[Data records Boundary: Start]

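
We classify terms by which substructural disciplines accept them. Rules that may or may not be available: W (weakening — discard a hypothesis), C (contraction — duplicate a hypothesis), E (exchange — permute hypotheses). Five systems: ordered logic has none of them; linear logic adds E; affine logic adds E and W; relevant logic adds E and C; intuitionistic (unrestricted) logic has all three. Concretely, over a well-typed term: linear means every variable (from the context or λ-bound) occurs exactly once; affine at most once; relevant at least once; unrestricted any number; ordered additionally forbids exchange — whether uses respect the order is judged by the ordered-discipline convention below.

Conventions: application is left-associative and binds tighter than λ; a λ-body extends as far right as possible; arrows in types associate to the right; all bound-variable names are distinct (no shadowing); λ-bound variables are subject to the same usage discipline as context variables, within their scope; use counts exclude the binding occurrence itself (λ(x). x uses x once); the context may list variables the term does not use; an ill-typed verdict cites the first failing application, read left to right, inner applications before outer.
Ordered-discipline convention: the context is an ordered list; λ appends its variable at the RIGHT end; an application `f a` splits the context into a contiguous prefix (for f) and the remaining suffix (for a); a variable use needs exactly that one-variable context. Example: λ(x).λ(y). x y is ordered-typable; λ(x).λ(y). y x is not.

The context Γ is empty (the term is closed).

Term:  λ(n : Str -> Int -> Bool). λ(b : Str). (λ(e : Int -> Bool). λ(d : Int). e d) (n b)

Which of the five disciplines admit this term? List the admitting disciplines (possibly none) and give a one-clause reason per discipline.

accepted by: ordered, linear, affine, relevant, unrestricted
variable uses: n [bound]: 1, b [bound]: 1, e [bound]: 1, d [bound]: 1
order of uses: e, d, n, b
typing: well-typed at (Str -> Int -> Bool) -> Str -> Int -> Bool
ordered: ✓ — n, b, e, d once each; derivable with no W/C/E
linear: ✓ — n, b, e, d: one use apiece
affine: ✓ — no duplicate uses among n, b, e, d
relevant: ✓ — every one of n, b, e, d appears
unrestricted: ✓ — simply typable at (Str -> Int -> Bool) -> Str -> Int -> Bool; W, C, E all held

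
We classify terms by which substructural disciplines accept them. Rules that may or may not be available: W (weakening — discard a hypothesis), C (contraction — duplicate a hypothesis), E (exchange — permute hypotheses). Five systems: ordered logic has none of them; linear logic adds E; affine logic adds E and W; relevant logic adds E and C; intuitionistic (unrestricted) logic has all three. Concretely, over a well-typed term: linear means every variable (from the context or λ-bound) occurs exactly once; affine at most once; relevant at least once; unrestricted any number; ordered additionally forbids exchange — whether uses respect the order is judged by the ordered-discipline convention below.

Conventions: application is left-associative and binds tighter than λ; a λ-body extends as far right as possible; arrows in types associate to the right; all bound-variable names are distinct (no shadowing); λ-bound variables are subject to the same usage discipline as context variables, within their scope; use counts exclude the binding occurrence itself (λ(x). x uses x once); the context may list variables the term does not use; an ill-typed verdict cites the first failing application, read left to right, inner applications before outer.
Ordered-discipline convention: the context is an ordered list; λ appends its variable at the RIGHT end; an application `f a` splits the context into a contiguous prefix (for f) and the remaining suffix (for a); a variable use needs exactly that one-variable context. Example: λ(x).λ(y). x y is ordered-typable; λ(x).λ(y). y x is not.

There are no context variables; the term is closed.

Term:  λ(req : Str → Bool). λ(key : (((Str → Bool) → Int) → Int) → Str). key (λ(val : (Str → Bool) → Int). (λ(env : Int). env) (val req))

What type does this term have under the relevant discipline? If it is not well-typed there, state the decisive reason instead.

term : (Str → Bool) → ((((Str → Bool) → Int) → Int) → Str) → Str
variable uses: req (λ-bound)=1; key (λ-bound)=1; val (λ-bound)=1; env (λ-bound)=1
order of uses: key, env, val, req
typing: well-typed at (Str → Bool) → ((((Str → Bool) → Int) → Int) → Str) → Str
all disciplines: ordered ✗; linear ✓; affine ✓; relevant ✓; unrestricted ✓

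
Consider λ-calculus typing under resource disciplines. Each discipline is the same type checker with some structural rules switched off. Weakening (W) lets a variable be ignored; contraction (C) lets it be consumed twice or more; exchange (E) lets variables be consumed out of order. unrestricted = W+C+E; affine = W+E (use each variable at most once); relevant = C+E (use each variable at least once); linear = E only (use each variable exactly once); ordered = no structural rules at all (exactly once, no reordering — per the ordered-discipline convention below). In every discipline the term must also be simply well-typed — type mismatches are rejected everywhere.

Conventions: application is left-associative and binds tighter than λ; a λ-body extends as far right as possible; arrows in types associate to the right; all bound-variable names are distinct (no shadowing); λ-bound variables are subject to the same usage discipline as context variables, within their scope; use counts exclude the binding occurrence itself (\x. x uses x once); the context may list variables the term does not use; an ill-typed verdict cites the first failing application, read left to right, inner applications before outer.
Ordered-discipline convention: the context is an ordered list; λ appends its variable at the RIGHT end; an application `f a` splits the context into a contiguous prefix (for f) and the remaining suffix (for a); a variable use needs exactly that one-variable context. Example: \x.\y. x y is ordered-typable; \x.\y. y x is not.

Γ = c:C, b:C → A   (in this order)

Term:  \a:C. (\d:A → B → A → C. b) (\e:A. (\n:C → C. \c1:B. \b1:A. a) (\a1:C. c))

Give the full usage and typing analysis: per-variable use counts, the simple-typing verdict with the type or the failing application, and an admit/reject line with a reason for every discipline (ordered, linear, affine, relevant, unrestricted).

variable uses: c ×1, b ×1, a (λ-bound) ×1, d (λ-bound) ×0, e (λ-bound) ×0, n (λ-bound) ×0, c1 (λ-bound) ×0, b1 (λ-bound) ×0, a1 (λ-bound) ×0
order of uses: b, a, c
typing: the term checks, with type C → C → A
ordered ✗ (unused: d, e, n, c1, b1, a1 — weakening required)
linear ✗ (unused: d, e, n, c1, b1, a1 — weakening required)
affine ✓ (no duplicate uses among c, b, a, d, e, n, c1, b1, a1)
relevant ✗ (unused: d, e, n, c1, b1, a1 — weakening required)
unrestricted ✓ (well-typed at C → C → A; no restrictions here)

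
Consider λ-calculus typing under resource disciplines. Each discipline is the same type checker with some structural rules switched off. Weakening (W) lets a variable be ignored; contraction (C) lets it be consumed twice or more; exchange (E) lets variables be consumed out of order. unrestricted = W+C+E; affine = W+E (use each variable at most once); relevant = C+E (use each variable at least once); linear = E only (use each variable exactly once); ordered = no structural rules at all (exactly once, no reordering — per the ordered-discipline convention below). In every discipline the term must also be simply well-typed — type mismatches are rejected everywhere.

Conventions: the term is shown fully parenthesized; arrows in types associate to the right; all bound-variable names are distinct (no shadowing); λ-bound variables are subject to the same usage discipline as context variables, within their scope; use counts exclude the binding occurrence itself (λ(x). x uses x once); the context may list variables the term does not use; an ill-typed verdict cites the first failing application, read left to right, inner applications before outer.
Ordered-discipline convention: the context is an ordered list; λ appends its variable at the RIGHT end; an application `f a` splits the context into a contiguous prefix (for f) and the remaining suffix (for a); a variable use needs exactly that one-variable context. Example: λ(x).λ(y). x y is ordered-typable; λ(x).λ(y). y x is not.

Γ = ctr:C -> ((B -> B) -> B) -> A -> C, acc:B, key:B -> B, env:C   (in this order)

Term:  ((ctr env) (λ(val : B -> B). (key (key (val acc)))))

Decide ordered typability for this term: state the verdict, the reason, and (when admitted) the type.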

[Data records Boundary: End]

■ **Your task**: Copy each of the records above so that nothing differs from the original.

■ **Finished exercise**:
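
We classify terms by which substructural disciplines accept them. Rules that may or may not be available: W (weakening — discard a hypothesis), C (contraction — duplicate a hypothesis), E (exchange — permute hypotheses). Five systems: ordered logic has none of them; linear logic adds E; affine logic adds E and W; relevant logic adds E and C; intuitionistic (unrestricted) logic has all three. Concretely, over a well-typed term: linear means every variable (from the context or λ-bound) occurs exactly once; affine at most once; relevant at least once; unrestricted any number; ordered additionally forbids exchange — whether uses respect the order is judged by the ordered-discipline convention below.

Conventions: application is left-associative and binds tighter than λ; a λ-body extends as far right as possible; arrows in types associate to the right; all bound-variable names are distinct (no shadowing); λ-bound variables are subject to the same usage discipline as context variables, within their scope; use counts exclude the binding occurrence itself (λ(x). x uses x once); the context may list variables the term does not use; an ill-typed verdict cites the first failing application, read left to right, inner applications before outer.
Ordered-discipline convention: the context is an ordered list; λ appends its variable at the RIGHT end; an application `f a` splits the context into a contiguous prefix (for f) and the remaining suffix (for a); a variable use needs exactly that one-variable context. Example: λ(x).λ(y). x y is ordered-typable; λ(x).λ(y). y x is not.

The context Γ is empty (the term is closed).

Term:  λ(n : Str -> Int -> Bool). λ(b : Str). (λ(e : Int -> Bool). λ(d : Int). e d) (n b)

Which of the five disciplines admit this term? List the admitting disciplines (possibly none) and give a one-clause reason per discipline.

accepted by: ordered, linear, affine, relevant, unrestricted
variable uses: n [bound]: 1, b [bound]: 1, e [bound]: 1, d [bound]: 1
order of uses: e, d, n, b
typing: well-typed at (Str -> Int -> Bool) -> Str -> Int -> Bool
ordered: ✓ — n, b, e, d once each; derivable with no W/C/E
linear: ✓ — n, b, e, d: one use apiece
affine: ✓ — no duplicate uses among n, b, e, d
relevant: ✓ — every one of n, b, e, d appears
unrestricted: ✓ — simply typable at (Str -> Int -> Bool) -> Str -> Int -> Bool; W, C, E all held

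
We classify terms by which substructural disciplines accept them. Rules that may or may not be available: W (weakening — discard a hypothesis), C (contraction — duplicate a hypothesis), E (exchange — permute hypotheses). Five systems: ordered logic has none of them; linear logic adds E; affine logic adds E and W; relevant logic adds E and C; intuitionistic (unrestricted) logic has all three. Concretely, over a well-typed term: linear means every variable (from the context or λ-bound) occurs exactly once; affine at most once; relevant at least once; unrestricted any number; ordered additionally forbids exchange — whether uses respect the order is judged by the ordered-discipline convention below.

Conventions: application is left-associative and binds tighter than λ; a λ-body extends as far right as possible; arrows in types associate to the right; all bound-variable names are distinct (no shadowing); λ-bound variables are subject to the same usage discipline as context variables, within their scope; use counts exclude the binding occurrence itself (λ(x). x uses x once); the context may list variables the term does not use; an ill-typed verdict cites the first failing application, read left to right, inner applications before outer.
Ordered-discipline convention: the context is an ordered list; λ appends its variable at the RIGHT end; an application `f a` splits the context into a contiguous prefix (for f) and the remaining suffix (for a); a variable use needs exactly that one-variable context. Example: λ(x).λ(y). x y is ordered-typable; λ(x).λ(y). y x is not.

There are no context variables; the term is closed.

Term:  λ(req : Str → Bool). λ(key : (((Str → Bool) → Int) → Int) → Str). key (λ(val : (Str → Bool) → Int). (λ(env : Int). env) (val req))

What type does this term have under the relevant discipline? If it is not well-typed there, state the decisive reason instead.

term : (Str → Bool) → ((((Str → Bool) → Int) → Int) → Str) → Str
variable uses: req (λ-bound)=1; key (λ-bound)=1; val (λ-bound)=1; env (λ-bound)=1
order of uses: key, env, val, req
typing: well-typed at (Str → Bool) → ((((Str → Bool) → Int) → Int) → Str) → Str
all disciplines: ordered ✗; linear ✓; affine ✓; relevant ✓; unrestricted ✓

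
Consider λ-calculus typing under resource disciplines. Each discipline is the same type checker with some structural rules switched off. Weakening (W) lets a variable be ignored; contraction (C) lets it be consumed twice or more; exchange (E) lets variables be consumed out of order. unrestricted = W+C+E; affine = W+E (use each variable at most once); relevant = C+E (use each variable at least once); linear = E only (use each variable exactly once); ordered = no structural rules at all (exactly once, no reordering — per the ordered-discipline convention below). In every discipline the term must also be simply well-typed — type mismatches are rejected everywhere.

Conventions: application is left-associative and binds tighter than λ; a λ-body extends as far right as possible; arrows in types associate to the right; all bound-variable names are distinct (no shadowing); λ-bound variables are subject to the same usage discipline as context variables, within their scope; use counts exclude the binding occurrence itself (\x. x uses x once); the context may list variables the term does not use; an ill-typed verdict cites the first failing application, read left to right, inner applications before outer.
Ordered-discipline convention: the context is an ordered list; λ appends its variable at the RIGHT end; an application `f a` splits the context into a contiguous prefix (for f) and the remaining suffix (for a); a variable use needs exactly that one-variable context. Example: \x.\y. x y is ordered-typable; \x.\y. y x is not.

Γ = c:C, b:C → A   (in this order)

Term:  \a:C. (\d:A → B → A → C. b) (\e:A. (\n:C → C. \c1:B. \b1:A. a) (\a1:C. c))

Give the full usage and typing analysis: per-variable use counts, the simple-typing verdict with the type or the failing application, and an admit/reject line with a reason for every discipline (ordered, linear, affine, relevant, unrestricted).

variable uses: c ×1, b ×1, a (λ-bound) ×1, d (λ-bound) ×0, e (λ-bound) ×0, n (λ-bound) ×0, c1 (λ-bound) ×0, b1 (λ-bound) ×0, a1 (λ-bound) ×0
order of uses: b, a, c
typing: the term checks, with type C → C → A
ordered ✗ (unused: d, e, n, c1, b1, a1 — weakening required)
linear ✗ (unused: d, e, n, c1, b1, a1 — weakening required)
affine ✓ (no duplicate uses among c, b, a, d, e, n, c1, b1, a1)
relevant ✗ (unused: d, e, n, c1, b1, a1 — weakening required)
unrestricted ✓ (well-typed at C → C → A; no restrictions here)

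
Consider λ-calculus typing under resource disciplines. Each discipline is the same type checker with some structural rules switched off. Weakening (W) lets a variable be ignored; contraction (C) lets it be consumed twice or more; exchange (E) lets variables be consumed out of order. unrestricted = W+C+E; affine = W+E (use each variable at most once); relevant = C+E (use each variable at least once); linear = E only (use each variable exactly once); ordered = no structural rules at all (exactly once, no reordering — per the ordered-discipline convention below). In every discipline the term must also be simply well-typed — type mismatches are rejected everywhere.

Conventions: the term is shown fully parenthesized; arrows in types associate to the right; all bound-variable names are distinct (no shadowing); λ-bound variables are subject to the same usage discipline as context variables, within their scope; use counts exclude the binding occurrence itself (λ(x). x uses x once); the context may list variables the term does not use; an ill-typed verdict cites the first failing application, read left to right, inner applications before outer.
Ordered-discipline convention: the context is an ordered list; λ appends its variable at the RIGHT end; an application `f a` splits the context into a contiguous prefix (for f) and the remaining suffix (for a); a variable use needs exactly that one-variable context. Example: λ(x).λ(y). x y is ordered-typable; λ(x).λ(y). y x is not.

Γ = ctr:C -> ((B -> B) -> B) -> A -> C, acc:B, key:B -> B, env:C   (in this order)

Term:  ((ctr env) (λ(val : B -> B). (key (key (val acc)))))

Decide ordered typability for this term: state the verdict, the reason, and (when admitted) the type.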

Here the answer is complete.